#### Source material

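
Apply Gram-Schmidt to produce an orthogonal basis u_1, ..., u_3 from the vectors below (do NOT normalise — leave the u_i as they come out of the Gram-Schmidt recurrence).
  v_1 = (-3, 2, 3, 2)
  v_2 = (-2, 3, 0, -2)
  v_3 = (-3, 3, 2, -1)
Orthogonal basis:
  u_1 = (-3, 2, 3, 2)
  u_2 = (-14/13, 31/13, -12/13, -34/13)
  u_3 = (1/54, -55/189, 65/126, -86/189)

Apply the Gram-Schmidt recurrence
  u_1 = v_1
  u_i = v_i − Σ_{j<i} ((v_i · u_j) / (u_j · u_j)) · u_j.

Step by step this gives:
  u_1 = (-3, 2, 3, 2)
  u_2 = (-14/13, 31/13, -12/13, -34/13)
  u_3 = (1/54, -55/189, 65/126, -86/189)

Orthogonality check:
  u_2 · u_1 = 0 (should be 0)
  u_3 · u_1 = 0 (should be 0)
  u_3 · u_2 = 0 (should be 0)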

########

Reproduce every line of the material exactly.

> [Answer below]:
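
Apply Gram-Schmidt to produce an orthogonal basis u_1, ..., u_3 from the vectors below (do NOT normalise — leave the u_i as they come out of the Gram-Schmidt recurrence).
  v_1 = (-3, 2, 3, 2)
  v_2 = (-2, 3, 0, -2)
  v_3 = (-3, 3, 2, -1)
Orthogonal basis:
  u_1 = (-3, 2, 3, 2)
  u_2 = (-14/13, 31/13, -12/13, -34/13)
  u_3 = (1/54, -55/189, 65/126, -86/189)

Apply the Gram-Schmidt recurrence
  u_1 = v_1
  u_i = v_i − Σ_{j<i} ((v_i · u_j) / (u_j · u_j)) · u_j.

Step by step this gives:
  u_1 = (-3, 2, 3, 2)
  u_2 = (-14/13, 31/13, -12/13, -34/13)
  u_3 = (1/54, -55/189, 65/126, -86/189)

Orthogonality check:
  u_2 · u_1 = 0 (should be 0)
  u_3 · u_1 = 0 (should be 0)
  u_3 · u_2 = 0 (should be 0)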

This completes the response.